### REQUIREMENT:
Which lines in the records below contain the word "registers"? Copy each of them.

[GIVEN DATA Boundary: Start]

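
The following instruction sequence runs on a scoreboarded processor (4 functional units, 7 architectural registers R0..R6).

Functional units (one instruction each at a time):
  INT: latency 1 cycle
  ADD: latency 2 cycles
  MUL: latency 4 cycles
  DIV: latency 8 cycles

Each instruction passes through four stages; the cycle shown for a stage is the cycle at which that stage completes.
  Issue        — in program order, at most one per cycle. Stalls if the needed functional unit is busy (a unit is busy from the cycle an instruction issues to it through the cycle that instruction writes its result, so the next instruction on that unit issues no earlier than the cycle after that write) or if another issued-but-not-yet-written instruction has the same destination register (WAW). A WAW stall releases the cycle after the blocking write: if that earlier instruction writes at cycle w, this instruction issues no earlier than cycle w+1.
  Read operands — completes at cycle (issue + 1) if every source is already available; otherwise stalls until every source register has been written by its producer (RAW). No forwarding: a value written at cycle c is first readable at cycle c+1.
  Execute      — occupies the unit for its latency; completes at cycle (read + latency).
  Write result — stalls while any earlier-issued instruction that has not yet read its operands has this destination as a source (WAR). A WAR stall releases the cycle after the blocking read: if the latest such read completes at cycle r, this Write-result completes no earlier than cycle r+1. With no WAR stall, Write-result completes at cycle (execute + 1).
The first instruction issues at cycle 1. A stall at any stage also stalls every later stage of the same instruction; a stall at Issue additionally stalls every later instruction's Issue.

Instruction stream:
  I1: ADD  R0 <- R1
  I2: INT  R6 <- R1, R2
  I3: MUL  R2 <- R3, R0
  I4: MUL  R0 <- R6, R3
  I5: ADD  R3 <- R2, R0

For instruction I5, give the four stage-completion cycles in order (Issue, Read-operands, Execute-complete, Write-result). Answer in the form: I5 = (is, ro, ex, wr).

I5 = (13, 19, 21, 22)

[1] I1→ADD
[2] I1 RO, I2→INT
[3] I2 RO, I3→MUL
[4] I1 EX, I2 EX
[5] I1 WR R0, I2 WR R6
[6] I3 RO
[10] I3 EX
[11] I3 WR R2
[12] I4→MUL
[13] I4 RO, I5→ADD
[17] I4 EX
[18] I4 WR R0
[19] I5 RO
[21] I5 EX
[22] I5 WR R3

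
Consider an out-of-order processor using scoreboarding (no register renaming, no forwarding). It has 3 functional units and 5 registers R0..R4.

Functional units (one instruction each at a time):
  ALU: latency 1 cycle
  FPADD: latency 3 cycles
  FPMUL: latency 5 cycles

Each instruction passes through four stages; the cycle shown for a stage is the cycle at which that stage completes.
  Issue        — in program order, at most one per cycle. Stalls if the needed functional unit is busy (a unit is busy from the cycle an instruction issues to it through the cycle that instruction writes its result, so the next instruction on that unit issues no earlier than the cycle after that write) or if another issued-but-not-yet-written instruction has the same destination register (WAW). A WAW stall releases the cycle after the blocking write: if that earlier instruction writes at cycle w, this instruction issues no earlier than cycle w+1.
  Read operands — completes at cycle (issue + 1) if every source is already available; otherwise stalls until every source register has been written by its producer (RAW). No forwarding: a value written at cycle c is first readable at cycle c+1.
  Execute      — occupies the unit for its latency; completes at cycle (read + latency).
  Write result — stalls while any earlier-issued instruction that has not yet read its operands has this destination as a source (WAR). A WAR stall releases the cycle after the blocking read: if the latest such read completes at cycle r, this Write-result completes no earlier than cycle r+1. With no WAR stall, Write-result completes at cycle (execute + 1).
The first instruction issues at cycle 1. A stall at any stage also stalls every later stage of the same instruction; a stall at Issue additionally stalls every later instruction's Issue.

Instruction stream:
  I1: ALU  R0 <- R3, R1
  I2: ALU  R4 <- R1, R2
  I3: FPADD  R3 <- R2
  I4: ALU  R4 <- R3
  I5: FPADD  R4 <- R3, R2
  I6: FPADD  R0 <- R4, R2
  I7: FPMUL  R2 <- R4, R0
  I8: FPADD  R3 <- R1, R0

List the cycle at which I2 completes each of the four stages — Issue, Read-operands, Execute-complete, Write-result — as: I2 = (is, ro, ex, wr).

I2 = (5, 6, 7, 8)

I1: IS=1 RO=2 EX=3 WR=4
I2: IS=5 RO=6 EX=7 WR=8  [struct: ALU busy until I1 writes@4]
I3: IS=6 RO=7 EX=10 WR=11
I4: IS=9 RO=12 EX=13 WR=14  [struct: ALU busy until I2 writes@8; RAW R3: wait I3 write@11]
I5: IS=15 RO=16 EX=19 WR=20  [WAW R4: wait I4 write@14]
I6: IS=21 RO=22 EX=25 WR=26  [struct: FPADD busy until I5 writes@20]
I7: IS=22 RO=27 EX=32 WR=33  [RAW R0: wait I6 write@26]
I8: IS=27 RO=28 EX=31 WR=32  [struct: FPADD busy until I6 writes@26]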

[GIVEN DATA Boundary: End]

### SOLUTION TO THE PROBLEM:
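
The following instruction sequence runs on a scoreboarded processor (4 functional units, 7 architectural registers R0..R6).
Consider an out-of-order processor using scoreboarding (no register renaming, no forwarding). It has 3 functional units and 5 registers R0..R4.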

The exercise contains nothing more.